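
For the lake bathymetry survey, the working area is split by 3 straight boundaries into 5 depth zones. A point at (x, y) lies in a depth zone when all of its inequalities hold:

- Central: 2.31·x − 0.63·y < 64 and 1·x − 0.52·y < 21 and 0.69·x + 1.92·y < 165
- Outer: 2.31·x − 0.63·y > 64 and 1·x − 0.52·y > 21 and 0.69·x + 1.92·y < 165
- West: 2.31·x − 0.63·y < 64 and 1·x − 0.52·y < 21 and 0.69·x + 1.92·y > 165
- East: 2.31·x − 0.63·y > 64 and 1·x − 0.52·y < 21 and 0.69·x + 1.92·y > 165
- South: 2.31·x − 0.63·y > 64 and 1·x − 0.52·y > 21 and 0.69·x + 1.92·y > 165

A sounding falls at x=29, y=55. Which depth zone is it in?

2.31·29 − 0.63·55 = 32.340, which is < 64
1·29 − 0.52·55 = 0.400, which is < 21
0.69·29 + 1.92·55 = 125.610, which is < 165
This sign pattern matches Central.

Central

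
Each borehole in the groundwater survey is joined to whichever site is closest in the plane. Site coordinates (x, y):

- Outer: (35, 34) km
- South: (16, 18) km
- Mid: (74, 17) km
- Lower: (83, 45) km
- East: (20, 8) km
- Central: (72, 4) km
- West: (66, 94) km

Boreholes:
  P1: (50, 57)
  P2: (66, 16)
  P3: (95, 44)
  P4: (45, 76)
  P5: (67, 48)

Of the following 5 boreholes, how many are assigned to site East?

0

P1 → Outer
P2 → Mid
P3 → Lower
P4 → West
P5 → Lower
0 of the 5 go to East.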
----------
Filter the records for the word "survey" and show every line that has it.

- **Response**
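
For the lake bathymetry survey, the working area is split by 3 straight boundaries into 5 depth zones. A point at (x, y) lies in a depth zone when all of its inequalities hold:
Each borehole in the groundwater survey is joined to whichever site is closest in the plane. Site coordinates (x, y):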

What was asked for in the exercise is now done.